*** Opening of SOURCE INFORMATION ***

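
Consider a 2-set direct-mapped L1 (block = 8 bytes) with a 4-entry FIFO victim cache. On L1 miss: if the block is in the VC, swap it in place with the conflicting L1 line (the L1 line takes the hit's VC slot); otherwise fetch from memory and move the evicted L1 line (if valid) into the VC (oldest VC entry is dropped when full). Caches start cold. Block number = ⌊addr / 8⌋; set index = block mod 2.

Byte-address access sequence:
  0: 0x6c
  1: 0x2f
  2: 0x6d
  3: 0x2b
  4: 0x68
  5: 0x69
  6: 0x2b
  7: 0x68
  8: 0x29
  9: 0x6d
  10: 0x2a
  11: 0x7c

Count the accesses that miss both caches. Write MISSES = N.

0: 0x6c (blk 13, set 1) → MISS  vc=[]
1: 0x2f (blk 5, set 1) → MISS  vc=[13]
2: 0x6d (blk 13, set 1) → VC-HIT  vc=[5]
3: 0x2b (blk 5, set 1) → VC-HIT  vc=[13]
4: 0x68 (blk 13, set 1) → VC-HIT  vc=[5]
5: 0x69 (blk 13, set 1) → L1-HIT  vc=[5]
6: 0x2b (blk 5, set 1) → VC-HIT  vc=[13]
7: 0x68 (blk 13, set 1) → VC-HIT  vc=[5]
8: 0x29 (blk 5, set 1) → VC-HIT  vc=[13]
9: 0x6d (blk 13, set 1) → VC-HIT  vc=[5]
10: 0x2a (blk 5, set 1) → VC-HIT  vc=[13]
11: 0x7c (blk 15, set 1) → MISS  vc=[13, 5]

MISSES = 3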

*** Close of SOURCE INFORMATION ***

# WHAT IS REQUIRED
Write out all the entries exactly.

# ANSWER AREA
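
Consider a 2-set direct-mapped L1 (block = 8 bytes) with a 4-entry FIFO victim cache. On L1 miss: if the block is in the VC, swap it in place with the conflicting L1 line (the L1 line takes the hit's VC slot); otherwise fetch from memory and move the evicted L1 line (if valid) into the VC (oldest VC entry is dropped when full). Caches start cold. Block number = ⌊addr / 8⌋; set index = block mod 2.

Byte-address access sequence:
  0: 0x6c
  1: 0x2f
  2: 0x6d
  3: 0x2b
  4: 0x68
  5: 0x69
  6: 0x2b
  7: 0x68
  8: 0x29
  9: 0x6d
  10: 0x2a
  11: 0x7c

Count the accesses that miss both caches. Write MISSES = N.

0: 0x6c (blk 13, set 1) → MISS  vc=[]
1: 0x2f (blk 5, set 1) → MISS  vc=[13]
2: 0x6d (blk 13, set 1) → VC-HIT  vc=[5]
3: 0x2b (blk 5, set 1) → VC-HIT  vc=[13]
4: 0x68 (blk 13, set 1) → VC-HIT  vc=[5]
5: 0x69 (blk 13, set 1) → L1-HIT  vc=[5]
6: 0x2b (blk 5, set 1) → VC-HIT  vc=[13]
7: 0x68 (blk 13, set 1) → VC-HIT  vc=[5]
8: 0x29 (blk 5, set 1) → VC-HIT  vc=[13]
9: 0x6d (blk 13, set 1) → VC-HIT  vc=[5]
10: 0x2a (blk 5, set 1) → VC-HIT  vc=[13]
11: 0x7c (blk 15, set 1) → MISS  vc=[13, 5]

MISSES = 3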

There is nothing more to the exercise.